WORK TO COMPLETE
Only lines holding "around" are needed; copy each of them from the data below.
'''
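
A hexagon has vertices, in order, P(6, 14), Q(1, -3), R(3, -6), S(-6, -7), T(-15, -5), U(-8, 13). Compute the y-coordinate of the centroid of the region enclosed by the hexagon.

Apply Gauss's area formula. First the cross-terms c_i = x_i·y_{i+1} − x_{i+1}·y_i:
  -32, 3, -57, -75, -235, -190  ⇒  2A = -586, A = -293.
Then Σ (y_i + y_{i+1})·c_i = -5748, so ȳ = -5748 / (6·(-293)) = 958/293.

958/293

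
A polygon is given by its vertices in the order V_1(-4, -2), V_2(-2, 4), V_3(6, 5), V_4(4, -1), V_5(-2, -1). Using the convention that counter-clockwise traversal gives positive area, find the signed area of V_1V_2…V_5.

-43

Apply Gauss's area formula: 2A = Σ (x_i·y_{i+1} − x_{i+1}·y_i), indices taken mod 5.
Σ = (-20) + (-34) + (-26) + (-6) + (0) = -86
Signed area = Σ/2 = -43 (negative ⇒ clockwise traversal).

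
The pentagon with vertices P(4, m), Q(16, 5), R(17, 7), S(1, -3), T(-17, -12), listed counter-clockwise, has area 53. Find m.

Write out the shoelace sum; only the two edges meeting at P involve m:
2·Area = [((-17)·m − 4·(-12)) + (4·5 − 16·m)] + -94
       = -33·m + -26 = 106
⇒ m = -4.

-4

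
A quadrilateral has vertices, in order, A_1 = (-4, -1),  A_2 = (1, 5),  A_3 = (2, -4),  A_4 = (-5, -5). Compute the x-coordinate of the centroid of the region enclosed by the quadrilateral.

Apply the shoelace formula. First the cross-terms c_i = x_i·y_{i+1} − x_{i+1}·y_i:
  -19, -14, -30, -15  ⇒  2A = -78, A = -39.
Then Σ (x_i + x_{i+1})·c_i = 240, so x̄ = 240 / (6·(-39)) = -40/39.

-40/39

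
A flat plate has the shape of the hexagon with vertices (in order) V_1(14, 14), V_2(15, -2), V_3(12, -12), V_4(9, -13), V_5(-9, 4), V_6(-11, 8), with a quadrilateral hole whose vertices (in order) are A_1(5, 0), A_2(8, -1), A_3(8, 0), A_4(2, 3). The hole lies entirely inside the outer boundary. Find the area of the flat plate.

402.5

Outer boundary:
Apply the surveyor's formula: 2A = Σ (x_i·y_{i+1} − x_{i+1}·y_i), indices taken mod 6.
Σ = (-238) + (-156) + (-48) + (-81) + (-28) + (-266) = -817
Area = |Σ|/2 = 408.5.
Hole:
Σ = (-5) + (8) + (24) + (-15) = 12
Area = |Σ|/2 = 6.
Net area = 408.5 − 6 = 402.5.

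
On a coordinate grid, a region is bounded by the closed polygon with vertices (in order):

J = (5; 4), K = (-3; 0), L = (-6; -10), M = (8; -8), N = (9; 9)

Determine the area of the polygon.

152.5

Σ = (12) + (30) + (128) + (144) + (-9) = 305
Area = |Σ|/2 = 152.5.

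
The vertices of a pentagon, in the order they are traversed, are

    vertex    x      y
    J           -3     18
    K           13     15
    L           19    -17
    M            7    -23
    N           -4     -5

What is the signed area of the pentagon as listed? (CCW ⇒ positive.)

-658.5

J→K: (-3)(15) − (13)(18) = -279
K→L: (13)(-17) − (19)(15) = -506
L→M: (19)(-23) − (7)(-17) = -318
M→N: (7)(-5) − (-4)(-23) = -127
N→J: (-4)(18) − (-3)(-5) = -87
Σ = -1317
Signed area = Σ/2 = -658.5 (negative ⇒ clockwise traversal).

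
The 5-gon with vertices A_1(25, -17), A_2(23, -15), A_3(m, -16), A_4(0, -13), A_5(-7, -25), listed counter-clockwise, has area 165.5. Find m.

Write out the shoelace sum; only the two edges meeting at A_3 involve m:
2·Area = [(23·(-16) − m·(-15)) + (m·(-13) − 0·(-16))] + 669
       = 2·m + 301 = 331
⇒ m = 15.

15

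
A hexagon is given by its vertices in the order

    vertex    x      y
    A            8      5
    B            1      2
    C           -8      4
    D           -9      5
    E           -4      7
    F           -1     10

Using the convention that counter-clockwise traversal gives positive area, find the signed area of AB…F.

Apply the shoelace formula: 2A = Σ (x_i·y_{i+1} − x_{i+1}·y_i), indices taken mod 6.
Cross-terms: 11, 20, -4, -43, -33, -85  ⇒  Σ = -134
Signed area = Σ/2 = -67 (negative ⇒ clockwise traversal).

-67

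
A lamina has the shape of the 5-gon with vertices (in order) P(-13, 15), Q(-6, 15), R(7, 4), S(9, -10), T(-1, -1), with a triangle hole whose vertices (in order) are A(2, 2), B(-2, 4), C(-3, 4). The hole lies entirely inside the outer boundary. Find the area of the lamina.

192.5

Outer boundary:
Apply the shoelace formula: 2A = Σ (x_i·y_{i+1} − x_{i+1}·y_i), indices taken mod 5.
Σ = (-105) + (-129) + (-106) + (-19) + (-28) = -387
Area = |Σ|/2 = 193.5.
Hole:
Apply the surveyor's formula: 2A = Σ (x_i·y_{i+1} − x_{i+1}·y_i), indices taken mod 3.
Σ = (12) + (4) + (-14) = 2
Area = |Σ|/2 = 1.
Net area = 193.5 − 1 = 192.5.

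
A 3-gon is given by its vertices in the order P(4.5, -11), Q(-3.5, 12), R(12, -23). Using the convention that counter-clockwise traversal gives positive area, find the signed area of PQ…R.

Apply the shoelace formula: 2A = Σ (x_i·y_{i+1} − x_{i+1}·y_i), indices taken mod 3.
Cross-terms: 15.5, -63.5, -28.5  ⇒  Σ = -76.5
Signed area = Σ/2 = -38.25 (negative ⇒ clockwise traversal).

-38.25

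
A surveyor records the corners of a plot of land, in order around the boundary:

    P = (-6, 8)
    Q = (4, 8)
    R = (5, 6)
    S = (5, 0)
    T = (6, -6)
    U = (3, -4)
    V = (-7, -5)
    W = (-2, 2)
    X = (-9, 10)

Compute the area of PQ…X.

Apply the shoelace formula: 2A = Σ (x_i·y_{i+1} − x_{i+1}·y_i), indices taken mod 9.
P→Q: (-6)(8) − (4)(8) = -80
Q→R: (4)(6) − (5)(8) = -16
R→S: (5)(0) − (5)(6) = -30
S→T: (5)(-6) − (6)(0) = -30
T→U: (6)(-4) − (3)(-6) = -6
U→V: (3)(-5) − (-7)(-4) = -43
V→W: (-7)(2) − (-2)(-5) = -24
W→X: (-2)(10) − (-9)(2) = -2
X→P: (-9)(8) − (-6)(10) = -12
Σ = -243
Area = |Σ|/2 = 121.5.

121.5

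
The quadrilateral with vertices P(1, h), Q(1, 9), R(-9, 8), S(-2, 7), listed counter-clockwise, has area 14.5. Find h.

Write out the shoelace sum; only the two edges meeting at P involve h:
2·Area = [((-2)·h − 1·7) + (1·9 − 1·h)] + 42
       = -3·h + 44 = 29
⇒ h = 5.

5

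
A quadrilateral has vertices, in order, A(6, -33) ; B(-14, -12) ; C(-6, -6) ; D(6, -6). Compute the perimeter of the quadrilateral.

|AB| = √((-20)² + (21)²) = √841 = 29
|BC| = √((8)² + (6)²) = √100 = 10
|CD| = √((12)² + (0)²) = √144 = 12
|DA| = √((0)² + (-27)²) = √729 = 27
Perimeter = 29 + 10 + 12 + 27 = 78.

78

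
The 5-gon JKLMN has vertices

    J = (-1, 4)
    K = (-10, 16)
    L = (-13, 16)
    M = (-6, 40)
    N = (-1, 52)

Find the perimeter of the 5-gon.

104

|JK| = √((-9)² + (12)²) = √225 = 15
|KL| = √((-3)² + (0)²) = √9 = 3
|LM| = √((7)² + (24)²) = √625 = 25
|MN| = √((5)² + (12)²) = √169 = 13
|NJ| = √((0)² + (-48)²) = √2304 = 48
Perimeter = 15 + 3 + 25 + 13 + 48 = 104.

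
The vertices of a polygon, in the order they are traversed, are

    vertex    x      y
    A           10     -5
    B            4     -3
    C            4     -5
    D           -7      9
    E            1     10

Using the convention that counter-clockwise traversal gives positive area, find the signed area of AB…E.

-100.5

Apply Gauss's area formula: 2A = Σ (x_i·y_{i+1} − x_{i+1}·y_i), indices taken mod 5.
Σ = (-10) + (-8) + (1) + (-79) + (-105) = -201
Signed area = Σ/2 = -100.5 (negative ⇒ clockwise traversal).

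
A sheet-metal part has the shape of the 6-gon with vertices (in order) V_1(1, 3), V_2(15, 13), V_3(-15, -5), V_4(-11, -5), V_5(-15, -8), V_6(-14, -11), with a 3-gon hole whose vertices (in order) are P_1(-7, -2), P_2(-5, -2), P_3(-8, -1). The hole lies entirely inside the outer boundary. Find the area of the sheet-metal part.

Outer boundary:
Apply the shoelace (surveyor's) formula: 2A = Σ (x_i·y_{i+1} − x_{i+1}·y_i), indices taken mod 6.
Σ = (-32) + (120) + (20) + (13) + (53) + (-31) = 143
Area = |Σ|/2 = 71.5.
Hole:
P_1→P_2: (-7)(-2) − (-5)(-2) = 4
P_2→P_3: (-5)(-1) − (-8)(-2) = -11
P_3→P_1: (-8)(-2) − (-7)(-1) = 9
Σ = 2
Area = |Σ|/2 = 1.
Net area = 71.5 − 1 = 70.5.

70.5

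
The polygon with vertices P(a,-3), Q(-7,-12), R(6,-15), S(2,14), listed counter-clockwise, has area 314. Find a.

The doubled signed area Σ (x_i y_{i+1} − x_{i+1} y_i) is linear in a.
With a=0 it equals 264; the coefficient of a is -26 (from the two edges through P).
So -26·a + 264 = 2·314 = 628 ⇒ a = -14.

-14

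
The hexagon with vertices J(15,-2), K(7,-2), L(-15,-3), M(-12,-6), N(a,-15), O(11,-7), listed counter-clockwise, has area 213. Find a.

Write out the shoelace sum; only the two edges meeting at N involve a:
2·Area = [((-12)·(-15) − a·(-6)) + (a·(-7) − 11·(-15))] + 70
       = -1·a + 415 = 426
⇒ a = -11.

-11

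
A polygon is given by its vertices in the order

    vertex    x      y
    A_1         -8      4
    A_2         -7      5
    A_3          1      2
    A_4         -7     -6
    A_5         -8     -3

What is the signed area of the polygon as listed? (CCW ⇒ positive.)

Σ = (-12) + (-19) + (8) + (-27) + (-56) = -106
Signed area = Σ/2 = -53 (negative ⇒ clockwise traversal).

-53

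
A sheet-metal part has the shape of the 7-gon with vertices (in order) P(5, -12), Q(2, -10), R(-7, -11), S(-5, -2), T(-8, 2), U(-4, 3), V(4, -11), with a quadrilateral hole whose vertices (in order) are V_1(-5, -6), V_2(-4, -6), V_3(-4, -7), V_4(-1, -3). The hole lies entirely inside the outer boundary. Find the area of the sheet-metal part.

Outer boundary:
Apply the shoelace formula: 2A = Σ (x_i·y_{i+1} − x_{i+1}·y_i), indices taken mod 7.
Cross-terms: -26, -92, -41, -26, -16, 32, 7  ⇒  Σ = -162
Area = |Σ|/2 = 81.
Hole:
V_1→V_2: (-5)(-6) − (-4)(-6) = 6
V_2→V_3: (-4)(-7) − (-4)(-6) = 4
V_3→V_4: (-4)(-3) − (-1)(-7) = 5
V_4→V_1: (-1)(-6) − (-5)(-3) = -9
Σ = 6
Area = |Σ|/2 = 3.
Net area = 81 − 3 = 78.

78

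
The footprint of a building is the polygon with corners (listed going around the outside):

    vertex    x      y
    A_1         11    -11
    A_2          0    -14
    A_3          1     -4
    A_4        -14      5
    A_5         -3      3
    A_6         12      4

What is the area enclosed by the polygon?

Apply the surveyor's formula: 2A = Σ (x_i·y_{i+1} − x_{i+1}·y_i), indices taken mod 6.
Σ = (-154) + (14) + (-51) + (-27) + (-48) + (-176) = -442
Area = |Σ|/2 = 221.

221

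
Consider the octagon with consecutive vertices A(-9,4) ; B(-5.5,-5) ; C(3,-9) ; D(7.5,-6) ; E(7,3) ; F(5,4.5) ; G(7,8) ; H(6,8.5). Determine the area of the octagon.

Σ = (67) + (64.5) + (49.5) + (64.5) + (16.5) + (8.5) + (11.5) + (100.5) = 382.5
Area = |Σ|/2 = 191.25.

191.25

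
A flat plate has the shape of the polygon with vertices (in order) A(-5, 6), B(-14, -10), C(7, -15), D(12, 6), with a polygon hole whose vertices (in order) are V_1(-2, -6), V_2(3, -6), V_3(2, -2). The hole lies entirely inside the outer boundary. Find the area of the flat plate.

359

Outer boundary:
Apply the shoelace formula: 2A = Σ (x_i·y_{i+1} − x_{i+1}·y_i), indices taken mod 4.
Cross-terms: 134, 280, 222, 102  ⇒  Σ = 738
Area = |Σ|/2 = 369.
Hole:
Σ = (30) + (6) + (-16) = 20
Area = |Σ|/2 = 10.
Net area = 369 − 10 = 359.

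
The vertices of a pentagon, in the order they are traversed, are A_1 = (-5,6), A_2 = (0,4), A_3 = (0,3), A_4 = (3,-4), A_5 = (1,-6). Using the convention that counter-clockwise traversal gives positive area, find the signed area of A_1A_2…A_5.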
'''
RESPONSE AREA
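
A surveyor records the corners of a plot of land, in order around the boundary:
The footprint of a building is the polygon with corners (listed going around the outside):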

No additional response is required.